* _EXERCISE PROMPT_
Every record that follows should appear again in your answer, exactly the same.

== == ==

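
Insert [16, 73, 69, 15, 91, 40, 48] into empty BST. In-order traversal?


Insert 16: root
Insert 73: R from 16
Insert 69: R from 16 -> L from 73
Insert 15: L from 16
Insert 91: R from 16 -> R from 73
Insert 40: R from 16 -> L from 73 -> L from 69
Insert 48: R from 16 -> L from 73 -> L from 69 -> R from 40

In-order: [15, 16, 40, 48, 69, 73, 91]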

== == ==

* _OUTPUT FOR THIS EXERCISE_
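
Insert [16, 73, 69, 15, 91, 40, 48] into empty BST. In-order traversal?


Insert 16: root
Insert 73: R from 16
Insert 69: R from 16 -> L from 73
Insert 15: L from 16
Insert 91: R from 16 -> R from 73
Insert 40: R from 16 -> L from 73 -> L from 69
Insert 48: R from 16 -> L from 73 -> L from 69 -> R from 40

In-order: [15, 16, 40, 48, 69, 73, 91]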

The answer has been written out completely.